EXERCISE GOAL
The data below must be repeated exactly. Leave nothing out.

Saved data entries
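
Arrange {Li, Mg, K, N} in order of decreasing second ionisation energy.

The second ionization energy removes an electron from the +1 ion. For each element: Li⁺ is the bare [He] core; Mg⁺ still has 1 valence electron; K⁺ is the bare [Ar] core; N⁺ still has 4 valence electrons.
Core electrons are held far more tightly than valence electrons, so K and Li top the IE_2 order.
Valence configurations: Mg⁺ [Ne]3s¹, N⁺ [He]2s²2p².
The numbers (kJ/mol): Li 7298, Mg 1451, K 3052, N 2856.
Hence IE_2: Mg < N < K < Li.

Li > K > N > Mg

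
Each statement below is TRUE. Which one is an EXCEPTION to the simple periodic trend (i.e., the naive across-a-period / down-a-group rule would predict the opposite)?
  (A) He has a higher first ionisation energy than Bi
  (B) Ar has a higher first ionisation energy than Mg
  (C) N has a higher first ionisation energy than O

The general trend: first ionisation energy increases across a period and decreases down a group.
(A) He (period 1, group 18) vs Bi (period 6, group 15): the stated order agrees with the simple trend.
(B) Ar (period 3, group 18) vs Mg (period 3, group 2): the stated order agrees with the simple trend.
(C) N (period 2, group 15) vs O (period 2, group 16): the stated order contradicts the simple trend.
The exception is (C): pairing an electron in O's 2p⁴ costs repulsion energy, so O ionizes more easily than half-filled N (2p³).

(C)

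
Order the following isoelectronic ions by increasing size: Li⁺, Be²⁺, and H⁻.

Be²⁺ < Li⁺ < H⁻

All of these have 2 electrons, so size is governed by nuclear charge alone: the more protons, the stronger the pull on the same electron cloud, and the smaller the ion.
Nuclear charges: Be²⁺ (Z=4), Li⁺ (Z=3), H⁻ (Z=1).
Smallest to largest: Be²⁺ < Li⁺ < H⁻.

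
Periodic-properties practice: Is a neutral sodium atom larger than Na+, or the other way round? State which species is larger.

Na

Forming Na+ removes 1 electron from Na. Fewer electrons for the same nuclear charge means less shielding and a higher Z_eff on the remaining electrons, and for main-group metals the entire outer shell is lost.
A cation is smaller than its parent atom: Na+ < Na.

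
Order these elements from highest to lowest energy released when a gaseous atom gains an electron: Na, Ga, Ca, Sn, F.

F, Sn, Na, Ga, Ca

F is in period 2, group 17; Na is in period 3, group 1; Ca is in period 4, group 2; Ga is in period 4, group 13; Sn is in period 5, group 14.
Adding an electron releases more energy for atoms nearer the top right (short of the noble gases).
These span different periods and groups, so the two trends combine.
Ga > Ca: both are in period 4; the period trend gives Ga the larger value.
Na > Ga: period and group pull opposite ways; the down-group shift dominates (53 vs 29 kJ/mol).
Sn > Na: the two effects oppose for this pair; the across-period effect wins (107 vs 53 kJ/mol).
F > Sn: both effects reinforce here, so F is clearly the higher of the two.
Approximate values (kJ/mol): F 328, Na 53, Ca 2, Ga 29, Sn 107.
So from highest to lowest: F > Sn > Na > Ga > Ca.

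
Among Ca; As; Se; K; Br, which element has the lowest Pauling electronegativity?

K is in period 4, group 1; Ca is in period 4, group 2; As is in period 4, group 15; Se is in period 4, group 16; Br is in period 4, group 17.
Atoms toward the upper right of the periodic table pull bonding electrons most strongly.
All lie in period 4, so electronegativity increases left to right.
The lowest Pauling electronegativity among these belongs to K.

K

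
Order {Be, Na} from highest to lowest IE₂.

Na > Be

The second ionization energy removes an electron from the +1 ion. For each element: Be⁺ still has 1 valence electron; Na⁺ is the bare [Ne] core.
Breaking into a closed-shell core is much more expensive than removing a leftover valence electron — Na has the largest IE_2 here.
Tabulated IE_2 (kJ/mol): Be 1757, Na 4562.
Overall IE_2 order: Be < Na.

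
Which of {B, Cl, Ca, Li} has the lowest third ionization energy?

B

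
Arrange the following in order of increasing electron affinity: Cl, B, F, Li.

B < Li < F < Cl

Li is in period 2, group 1; B is in period 2, group 13; F is in period 2, group 17; Cl is in period 3, group 17.
Adding an electron releases more energy for atoms nearer the top right (short of the noble gases).
Neither a single period nor a single group — weigh both effects.
Li > B: this pair runs against the simple trend — see the exception note.
F > Li: F lies to the right of Li in period 2, so the across-period effect alone puts F higher.
Cl > F: this pair runs against the simple trend — see the exception note.
Note the exception: Li has a higher electron affinity than B, contrary to the simple trend — B's ns²np¹ configuration gives only a small electron affinity — the sparsely filled np subshell binds an added electron weakly.
Note the exception: Cl has a higher electron affinity than F, contrary to the simple trend — F's small 2p subshell makes the incoming electron feel strong e⁻–e⁻ repulsion, so Cl actually releases more energy on gaining an electron.
Tabulated electron affinity (kJ/mol): Li 60, B 27, F 328, Cl 349.
So from lowest to highest: B < Li < F < Cl.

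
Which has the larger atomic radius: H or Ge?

Ge

H is in period 1, group 1; Ge is in period 4, group 14.
Moving right in a period, electrons are added to the same shell under a stronger nuclear pull, so atoms get smaller; moving down, a new shell is opened and atoms get larger.
These span different periods and groups, so the two trends combine.
Ge > H: period and group pull opposite ways; the down-group shift dominates (121 vs 32 pm).
For reference (pm): H 32, Ge 121.
So Ge has the larger atomic radius (Ge > H).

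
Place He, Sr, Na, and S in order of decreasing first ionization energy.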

RESPONSE BELOW
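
Arrange {Li, Mg, K, N} in order of decreasing second ionisation energy.

The second ionization energy removes an electron from the +1 ion. For each element: Li⁺ is the bare [He] core; Mg⁺ still has 1 valence electron; K⁺ is the bare [Ar] core; N⁺ still has 4 valence electrons.
Core electrons are held far more tightly than valence electrons, so K and Li top the IE_2 order.
Valence configurations: Mg⁺ [Ne]3s¹, N⁺ [He]2s²2p².
The numbers (kJ/mol): Li 7298, Mg 1451, K 3052, N 2856.
Hence IE_2: Mg < N < K < Li.

Li > K > N > Mg

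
Each statement below is TRUE. Which one is an EXCEPTION to the simple periodic trend (i.e., the naive across-a-period / down-a-group rule would predict the opposite)?
  (A) He has a higher first ionisation energy than Bi
  (B) Ar has a higher first ionisation energy than Mg
  (C) N has a higher first ionisation energy than O

The general trend: first ionisation energy increases across a period and decreases down a group.
(A) He (period 1, group 18) vs Bi (period 6, group 15): the stated order agrees with the simple trend.
(B) Ar (period 3, group 18) vs Mg (period 3, group 2): the stated order agrees with the simple trend.
(C) N (period 2, group 15) vs O (period 2, group 16): the stated order contradicts the simple trend.
The exception is (C): pairing an electron in O's 2p⁴ costs repulsion energy, so O ionizes more easily than half-filled N (2p³).

(C)

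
Order the following isoelectronic ions by increasing size: Li⁺, Be²⁺, and H⁻.

Be²⁺ < Li⁺ < H⁻

All of these have 2 electrons, so size is governed by nuclear charge alone: the more protons, the stronger the pull on the same electron cloud, and the smaller the ion.
Nuclear charges: Be²⁺ (Z=4), Li⁺ (Z=3), H⁻ (Z=1).
Smallest to largest: Be²⁺ < Li⁺ < H⁻.

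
Periodic-properties practice: Is a neutral sodium atom larger than Na+, or the other way round? State which species is larger.

Na

Forming Na+ removes 1 electron from Na. Fewer electrons for the same nuclear charge means less shielding and a higher Z_eff on the remaining electrons, and for main-group metals the entire outer shell is lost.
A cation is smaller than its parent atom: Na+ < Na.

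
Order these elements from highest to lowest energy released when a gaseous atom gains an electron: Na, Ga, Ca, Sn, F.

F, Sn, Na, Ga, Ca

F is in period 2, group 17; Na is in period 3, group 1; Ca is in period 4, group 2; Ga is in period 4, group 13; Sn is in period 5, group 14.
Adding an electron releases more energy for atoms nearer the top right (short of the noble gases).
These span different periods and groups, so the two trends combine.
Ga > Ca: both are in period 4; the period trend gives Ga the larger value.
Na > Ga: period and group pull opposite ways; the down-group shift dominates (53 vs 29 kJ/mol).
Sn > Na: the two effects oppose for this pair; the across-period effect wins (107 vs 53 kJ/mol).
F > Sn: both effects reinforce here, so F is clearly the higher of the two.
Approximate values (kJ/mol): F 328, Na 53, Ca 2, Ga 29, Sn 107.
So from highest to lowest: F > Sn > Na > Ga > Ca.

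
Among Ca; As; Se; K; Br, which element has the lowest Pauling electronegativity?

K is in period 4, group 1; Ca is in period 4, group 2; As is in period 4, group 15; Se is in period 4, group 16; Br is in period 4, group 17.
Atoms toward the upper right of the periodic table pull bonding electrons most strongly.
All lie in period 4, so electronegativity increases left to right.
The lowest Pauling electronegativity among these belongs to K.

K

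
Order {Be, Na} from highest to lowest IE₂.

Na > Be

The second ionization energy removes an electron from the +1 ion. For each element: Be⁺ still has 1 valence electron; Na⁺ is the bare [Ne] core.
Breaking into a closed-shell core is much more expensive than removing a leftover valence electron — Na has the largest IE_2 here.
Tabulated IE_2 (kJ/mol): Be 1757, Na 4562.
Overall IE_2 order: Be < Na.

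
Which of {B, Cl, Ca, Li} has the lowest third ionization energy?

B

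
Arrange the following in order of increasing electron affinity: Cl, B, F, Li.

B < Li < F < Cl

Li is in period 2, group 1; B is in period 2, group 13; F is in period 2, group 17; Cl is in period 3, group 17.
Adding an electron releases more energy for atoms nearer the top right (short of the noble gases).
Neither a single period nor a single group — weigh both effects.
Li > B: this pair runs against the simple trend — see the exception note.
F > Li: F lies to the right of Li in period 2, so the across-period effect alone puts F higher.
Cl > F: this pair runs against the simple trend — see the exception note.
Note the exception: Li has a higher electron affinity than B, contrary to the simple trend — B's ns²np¹ configuration gives only a small electron affinity — the sparsely filled np subshell binds an added electron weakly.
Note the exception: Cl has a higher electron affinity than F, contrary to the simple trend — F's small 2p subshell makes the incoming electron feel strong e⁻–e⁻ repulsion, so Cl actually releases more energy on gaining an electron.
Tabulated electron affinity (kJ/mol): Li 60, B 27, F 328, Cl 349.
So from lowest to highest: B < Li < F < Cl.

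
Which has the larger atomic radius: H or Ge?

Ge

H is in period 1, group 1; Ge is in period 4, group 14.
Moving right in a period, electrons are added to the same shell under a stronger nuclear pull, so atoms get smaller; moving down, a new shell is opened and atoms get larger.
These span different periods and groups, so the two trends combine.
Ge > H: period and group pull opposite ways; the down-group shift dominates (121 vs 32 pm).
For reference (pm): H 32, Ge 121.
So Ge has the larger atomic radius (Ge > H).

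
Place He, Sr, Na, and S in order of decreasing first ionization energy.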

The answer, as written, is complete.